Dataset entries
******

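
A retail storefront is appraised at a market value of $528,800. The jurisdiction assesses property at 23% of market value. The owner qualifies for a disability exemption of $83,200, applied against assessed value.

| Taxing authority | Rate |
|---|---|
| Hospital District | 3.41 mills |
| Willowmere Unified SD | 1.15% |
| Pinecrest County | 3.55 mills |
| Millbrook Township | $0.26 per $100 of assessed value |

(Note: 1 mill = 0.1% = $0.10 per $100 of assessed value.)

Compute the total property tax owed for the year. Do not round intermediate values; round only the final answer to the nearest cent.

$809.21

Assessed value = $528,800 × 0.23 = $121,624
Taxable value = $121,624 − $83,200 = $38,424
Hospital District: $38,424 × 0.00341 = $131.02584
Willowmere Unified SD: $38,424 × 0.0115 = $441.876
Pinecrest County: $38,424 × 0.00355 = $136.4052
Millbrook Township: $38,424 × 0.0026 = $99.9024
Total = $809.20944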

******

_Instructions for the task:_ Include both ends. Return the line holding "(Note: 1 mill" and all lines after it in the records above, exactly as written.

_Solution:_
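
(Note: 1 mill = 0.1% = $0.10 per $100 of assessed value.)

Compute the total property tax owed for the year. Do not round intermediate values; round only the final answer to the nearest cent.

$809.21

Assessed value = $528,800 × 0.23 = $121,624
Taxable value = $121,624 − $83,200 = $38,424
Hospital District: $38,424 × 0.00341 = $131.02584
Willowmere Unified SD: $38,424 × 0.0115 = $441.876
Pinecrest County: $38,424 × 0.00355 = $136.4052
Millbrook Township: $38,424 × 0.0026 = $99.9024
Total = $809.20944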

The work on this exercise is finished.